## Task details
Below are some records. Print exactly the lines between the one holding "- #4 (Nozzle jamming): Det=10, Sev=2, Occ=5" and the one holding "- FM-1 (Bushing", inclusive, and nothing else.

─── Input ───

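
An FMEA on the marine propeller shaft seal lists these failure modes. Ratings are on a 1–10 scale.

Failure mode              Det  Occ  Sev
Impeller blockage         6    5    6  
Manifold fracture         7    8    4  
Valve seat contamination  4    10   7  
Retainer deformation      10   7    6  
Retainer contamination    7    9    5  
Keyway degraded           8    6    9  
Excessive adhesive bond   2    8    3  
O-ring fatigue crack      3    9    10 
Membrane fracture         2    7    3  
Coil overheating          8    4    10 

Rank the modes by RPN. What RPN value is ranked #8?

180

RPN = Severity × Occurrence × Detection:
  Impeller blockage: 6 × 5 × 6 = 180
  Manifold fracture: 4 × 8 × 7 = 224
  Valve seat contamination: 7 × 10 × 4 = 280
  Retainer deformation: 6 × 7 × 10 = 420
  Retainer contamination: 5 × 9 × 7 = 315
  Keyway degraded: 9 × 6 × 8 = 432
  Excessive adhesive bond: 3 × 8 × 2 = 48
  O-ring fatigue crack: 10 × 9 × 3 = 270
  Membrane fracture: 3 × 7 × 2 = 42
  Coil overheating: 10 × 4 × 8 = 320
Sorted descending: 432, 420, 320, 315, 280, 270, 224, 180, 48, 42.
The eighth-highest RPN is 180 (Impeller blockage).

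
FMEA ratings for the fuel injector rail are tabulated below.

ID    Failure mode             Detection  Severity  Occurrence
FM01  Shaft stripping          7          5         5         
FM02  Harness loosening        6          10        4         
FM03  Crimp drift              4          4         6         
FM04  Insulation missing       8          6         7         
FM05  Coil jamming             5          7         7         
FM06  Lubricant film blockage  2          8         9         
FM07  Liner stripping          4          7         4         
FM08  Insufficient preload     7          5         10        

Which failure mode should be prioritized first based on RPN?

FM08

RPN = Severity × Occurrence × Detection:
  FM01: 5 × 5 × 7 = 175
  FM02: 10 × 4 × 6 = 240
  FM03: 4 × 6 × 4 = 96
  FM04: 6 × 7 × 8 = 336
  FM05: 7 × 7 × 5 = 245
  FM06: 8 × 9 × 2 = 144
  FM07: 7 × 4 × 4 = 112
  FM08: 5 × 10 × 7 = 350
Highest RPN is 350 → FM08.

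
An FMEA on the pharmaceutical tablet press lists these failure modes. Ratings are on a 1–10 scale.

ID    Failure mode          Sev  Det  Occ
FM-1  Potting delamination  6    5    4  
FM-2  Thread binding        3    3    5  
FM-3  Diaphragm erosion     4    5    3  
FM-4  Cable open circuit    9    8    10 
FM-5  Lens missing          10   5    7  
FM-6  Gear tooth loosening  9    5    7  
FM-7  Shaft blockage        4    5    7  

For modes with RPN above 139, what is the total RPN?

RPN = Severity × Occurrence × Detection:
  FM-1: 6 × 4 × 5 = 120
  FM-2: 3 × 5 × 3 = 45
  FM-3: 4 × 3 × 5 = 60
  FM-4: 9 × 10 × 8 = 720
  FM-5: 10 × 7 × 5 = 350
  FM-6: 9 × 7 × 5 = 315
  FM-7: 4 × 7 × 5 = 140
RPN > 139: FM-4 (720), FM-5 (350), FM-6 (315), FM-7 (140).
Sum: 720 + 350 + 315 + 140 = 1525.

1525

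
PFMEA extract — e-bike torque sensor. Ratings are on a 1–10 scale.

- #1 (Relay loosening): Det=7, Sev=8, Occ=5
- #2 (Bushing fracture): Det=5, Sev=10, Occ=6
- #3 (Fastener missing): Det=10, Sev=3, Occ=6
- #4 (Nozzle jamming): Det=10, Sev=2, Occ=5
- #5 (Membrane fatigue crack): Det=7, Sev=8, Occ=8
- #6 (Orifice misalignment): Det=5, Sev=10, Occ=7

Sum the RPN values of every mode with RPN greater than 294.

1098

RPN = Severity × Occurrence × Detection:
  #1: 8 × 5 × 7 = 280
  #2: 10 × 6 × 5 = 300
  #3: 3 × 6 × 10 = 180
  #4: 2 × 5 × 10 = 100
  #5: 8 × 8 × 7 = 448
  #6: 10 × 7 × 5 = 350
RPN > 294: #2 (300), #5 (448), #6 (350).
Sum: 300 + 448 + 350 = 1098.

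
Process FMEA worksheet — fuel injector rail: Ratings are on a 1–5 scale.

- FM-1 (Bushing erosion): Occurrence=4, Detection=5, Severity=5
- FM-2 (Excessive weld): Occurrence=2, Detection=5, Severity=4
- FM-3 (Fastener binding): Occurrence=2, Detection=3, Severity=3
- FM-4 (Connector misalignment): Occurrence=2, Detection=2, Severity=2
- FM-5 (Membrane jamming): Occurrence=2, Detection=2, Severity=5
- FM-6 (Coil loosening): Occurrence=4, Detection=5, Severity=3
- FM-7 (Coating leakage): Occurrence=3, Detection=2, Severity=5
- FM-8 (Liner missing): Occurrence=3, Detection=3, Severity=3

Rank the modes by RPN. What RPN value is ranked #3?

RPN = Severity × Occurrence × Detection:
  FM-1: 5 × 4 × 5 = 100
  FM-2: 4 × 2 × 5 = 40
  FM-3: 3 × 2 × 3 = 18
  FM-4: 2 × 2 × 2 = 8
  FM-5: 5 × 2 × 2 = 20
  FM-6: 3 × 4 × 5 = 60
  FM-7: 5 × 3 × 2 = 30
  FM-8: 3 × 3 × 3 = 27
Sorted descending: 100, 60, 40, 30, 27, 20, 18, 8.
The third-highest RPN is 40 (FM-2).

40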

───

## Response to the task
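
- #4 (Nozzle jamming): Det=10, Sev=2, Occ=5
- #5 (Membrane fatigue crack): Det=7, Sev=8, Occ=8
- #6 (Orifice misalignment): Det=5, Sev=10, Occ=7

Sum the RPN values of every mode with RPN greater than 294.

1098

RPN = Severity × Occurrence × Detection:
  #1: 8 × 5 × 7 = 280
  #2: 10 × 6 × 5 = 300
  #3: 3 × 6 × 10 = 180
  #4: 2 × 5 × 10 = 100
  #5: 8 × 8 × 7 = 448
  #6: 10 × 7 × 5 = 350
RPN > 294: #2 (300), #5 (448), #6 (350).
Sum: 300 + 448 + 350 = 1098.

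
Process FMEA worksheet — fuel injector rail: Ratings are on a 1–5 scale.

- FM-1 (Bushing erosion): Occurrence=4, Detection=5, Severity=5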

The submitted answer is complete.